Stored items:
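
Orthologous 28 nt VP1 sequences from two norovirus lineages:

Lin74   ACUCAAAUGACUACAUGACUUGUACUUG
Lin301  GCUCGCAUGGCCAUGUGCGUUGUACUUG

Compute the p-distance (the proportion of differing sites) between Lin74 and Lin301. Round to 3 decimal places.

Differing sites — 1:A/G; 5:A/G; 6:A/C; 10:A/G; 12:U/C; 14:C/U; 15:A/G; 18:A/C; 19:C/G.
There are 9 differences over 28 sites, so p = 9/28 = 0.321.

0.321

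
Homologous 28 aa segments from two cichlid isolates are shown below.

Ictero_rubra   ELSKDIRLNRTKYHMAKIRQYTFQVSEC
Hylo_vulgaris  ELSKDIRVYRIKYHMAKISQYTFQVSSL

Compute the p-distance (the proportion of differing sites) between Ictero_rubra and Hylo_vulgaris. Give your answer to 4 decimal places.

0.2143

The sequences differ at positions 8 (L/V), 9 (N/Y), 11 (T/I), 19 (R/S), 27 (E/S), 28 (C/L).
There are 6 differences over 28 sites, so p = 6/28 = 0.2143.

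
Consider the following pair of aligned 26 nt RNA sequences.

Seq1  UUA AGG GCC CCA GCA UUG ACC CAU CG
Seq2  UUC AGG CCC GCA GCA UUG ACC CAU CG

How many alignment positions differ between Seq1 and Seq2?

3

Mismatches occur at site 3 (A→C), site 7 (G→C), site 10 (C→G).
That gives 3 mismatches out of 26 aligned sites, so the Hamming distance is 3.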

Exercise
Using the data above, return every line that contains the string "from".

Finished exercise
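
Orthologous 28 nt VP1 sequences from two norovirus lineages:
Homologous 28 aa segments from two cichlid isolates are shown below.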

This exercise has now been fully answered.